_Problem requirements_. Down to the last character, repeat the entries beneath this task.
[Data extract]
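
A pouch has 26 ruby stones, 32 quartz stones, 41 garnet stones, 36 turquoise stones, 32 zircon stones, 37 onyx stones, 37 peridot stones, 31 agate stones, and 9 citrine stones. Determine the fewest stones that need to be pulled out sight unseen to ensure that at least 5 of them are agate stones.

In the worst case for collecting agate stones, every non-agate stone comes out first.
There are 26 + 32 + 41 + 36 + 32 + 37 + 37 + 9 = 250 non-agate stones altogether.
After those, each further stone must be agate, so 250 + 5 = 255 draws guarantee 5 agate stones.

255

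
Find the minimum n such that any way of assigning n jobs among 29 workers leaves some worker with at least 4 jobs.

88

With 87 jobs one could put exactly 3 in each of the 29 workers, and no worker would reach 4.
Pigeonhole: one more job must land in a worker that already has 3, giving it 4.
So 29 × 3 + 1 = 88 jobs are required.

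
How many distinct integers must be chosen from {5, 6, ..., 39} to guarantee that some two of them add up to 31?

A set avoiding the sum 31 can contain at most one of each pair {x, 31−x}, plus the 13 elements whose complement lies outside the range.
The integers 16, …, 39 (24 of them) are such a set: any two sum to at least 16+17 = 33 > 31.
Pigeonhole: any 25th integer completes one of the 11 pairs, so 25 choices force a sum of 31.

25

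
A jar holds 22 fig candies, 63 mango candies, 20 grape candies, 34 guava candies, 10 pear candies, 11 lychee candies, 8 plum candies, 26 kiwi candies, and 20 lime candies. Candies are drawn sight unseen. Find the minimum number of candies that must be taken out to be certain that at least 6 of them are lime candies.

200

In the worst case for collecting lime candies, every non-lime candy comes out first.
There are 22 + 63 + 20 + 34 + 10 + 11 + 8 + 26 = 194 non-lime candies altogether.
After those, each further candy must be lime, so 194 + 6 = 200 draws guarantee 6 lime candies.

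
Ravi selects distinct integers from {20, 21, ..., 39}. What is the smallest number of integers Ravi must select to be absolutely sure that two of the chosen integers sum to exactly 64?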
[/Data extract]
_Task answer_.
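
A pouch has 26 ruby stones, 32 quartz stones, 41 garnet stones, 36 turquoise stones, 32 zircon stones, 37 onyx stones, 37 peridot stones, 31 agate stones, and 9 citrine stones. Determine the fewest stones that need to be pulled out sight unseen to ensure that at least 5 of them are agate stones.

In the worst case for collecting agate stones, every non-agate stone comes out first.
There are 26 + 32 + 41 + 36 + 32 + 37 + 37 + 9 = 250 non-agate stones altogether.
After those, each further stone must be agate, so 250 + 5 = 255 draws guarantee 5 agate stones.

255

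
Find the minimum n such that any way of assigning n jobs among 29 workers leaves some worker with at least 4 jobs.

88

With 87 jobs one could put exactly 3 in each of the 29 workers, and no worker would reach 4.
Pigeonhole: one more job must land in a worker that already has 3, giving it 4.
So 29 × 3 + 1 = 88 jobs are required.

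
How many distinct integers must be chosen from {5, 6, ..., 39} to guarantee that some two of them add up to 31?

A set avoiding the sum 31 can contain at most one of each pair {x, 31−x}, plus the 13 elements whose complement lies outside the range.
The integers 16, …, 39 (24 of them) are such a set: any two sum to at least 16+17 = 33 > 31.
Pigeonhole: any 25th integer completes one of the 11 pairs, so 25 choices force a sum of 31.

25

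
A jar holds 22 fig candies, 63 mango candies, 20 grape candies, 34 guava candies, 10 pear candies, 11 lychee candies, 8 plum candies, 26 kiwi candies, and 20 lime candies. Candies are drawn sight unseen. Find the minimum number of candies that must be taken out to be certain that at least 6 of them are lime candies.

200

In the worst case for collecting lime candies, every non-lime candy comes out first.
There are 22 + 63 + 20 + 34 + 10 + 11 + 8 + 26 = 194 non-lime candies altogether.
After those, each further candy must be lime, so 194 + 6 = 200 draws guarantee 6 lime candies.

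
Ravi selects distinct integers from {20, 21, ..., 39}. What is the smallest number of integers Ravi must select to be absolutely sure that two of the chosen integers sum to exactly 64?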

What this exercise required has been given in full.